- [Work instruction] The response must contain all of the entries, each one repeated exactly.

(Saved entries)
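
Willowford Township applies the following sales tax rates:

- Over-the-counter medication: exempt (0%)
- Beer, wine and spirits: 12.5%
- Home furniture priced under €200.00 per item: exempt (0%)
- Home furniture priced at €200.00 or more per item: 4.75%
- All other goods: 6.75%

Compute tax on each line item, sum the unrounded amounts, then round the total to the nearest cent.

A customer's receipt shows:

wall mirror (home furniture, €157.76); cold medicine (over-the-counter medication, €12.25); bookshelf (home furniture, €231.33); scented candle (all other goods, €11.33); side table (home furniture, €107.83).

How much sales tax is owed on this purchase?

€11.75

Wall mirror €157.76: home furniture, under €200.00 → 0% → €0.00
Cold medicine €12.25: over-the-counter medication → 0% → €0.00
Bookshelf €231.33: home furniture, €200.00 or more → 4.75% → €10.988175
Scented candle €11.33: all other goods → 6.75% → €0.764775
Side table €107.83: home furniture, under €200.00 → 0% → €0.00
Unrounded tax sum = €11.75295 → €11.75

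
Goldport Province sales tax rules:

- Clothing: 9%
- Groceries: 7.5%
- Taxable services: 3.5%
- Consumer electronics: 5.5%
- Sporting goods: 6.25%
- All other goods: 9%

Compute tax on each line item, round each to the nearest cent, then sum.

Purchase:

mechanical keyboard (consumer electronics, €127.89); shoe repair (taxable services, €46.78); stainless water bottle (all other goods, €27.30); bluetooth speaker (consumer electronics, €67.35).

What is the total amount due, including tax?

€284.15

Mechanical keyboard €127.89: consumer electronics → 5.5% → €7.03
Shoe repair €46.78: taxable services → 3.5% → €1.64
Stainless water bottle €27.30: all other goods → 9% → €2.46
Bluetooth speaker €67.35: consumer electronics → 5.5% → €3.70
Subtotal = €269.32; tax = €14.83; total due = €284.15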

- [Result for this task]
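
Willowford Township applies the following sales tax rates:

- Over-the-counter medication: exempt (0%)
- Beer, wine and spirits: 12.5%
- Home furniture priced under €200.00 per item: exempt (0%)
- Home furniture priced at €200.00 or more per item: 4.75%
- All other goods: 6.75%

Compute tax on each line item, sum the unrounded amounts, then round the total to the nearest cent.

A customer's receipt shows:

wall mirror (home furniture, €157.76); cold medicine (over-the-counter medication, €12.25); bookshelf (home furniture, €231.33); scented candle (all other goods, €11.33); side table (home furniture, €107.83).

How much sales tax is owed on this purchase?

€11.75

Wall mirror €157.76: home furniture, under €200.00 → 0% → €0.00
Cold medicine €12.25: over-the-counter medication → 0% → €0.00
Bookshelf €231.33: home furniture, €200.00 or more → 4.75% → €10.988175
Scented candle €11.33: all other goods → 6.75% → €0.764775
Side table €107.83: home furniture, under €200.00 → 0% → €0.00
Unrounded tax sum = €11.75295 → €11.75

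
Goldport Province sales tax rules:

- Clothing: 9%
- Groceries: 7.5%
- Taxable services: 3.5%
- Consumer electronics: 5.5%
- Sporting goods: 6.25%
- All other goods: 9%

Compute tax on each line item, round each to the nearest cent, then sum.

Purchase:

mechanical keyboard (consumer electronics, €127.89); shoe repair (taxable services, €46.78); stainless water bottle (all other goods, €27.30); bluetooth speaker (consumer electronics, €67.35).

What is the total amount due, including tax?

€284.15

Mechanical keyboard €127.89: consumer electronics → 5.5% → €7.03
Shoe repair €46.78: taxable services → 3.5% → €1.64
Stainless water bottle €27.30: all other goods → 9% → €2.46
Bluetooth speaker €67.35: consumer electronics → 5.5% → €3.70
Subtotal = €269.32; tax = €14.83; total due = €284.15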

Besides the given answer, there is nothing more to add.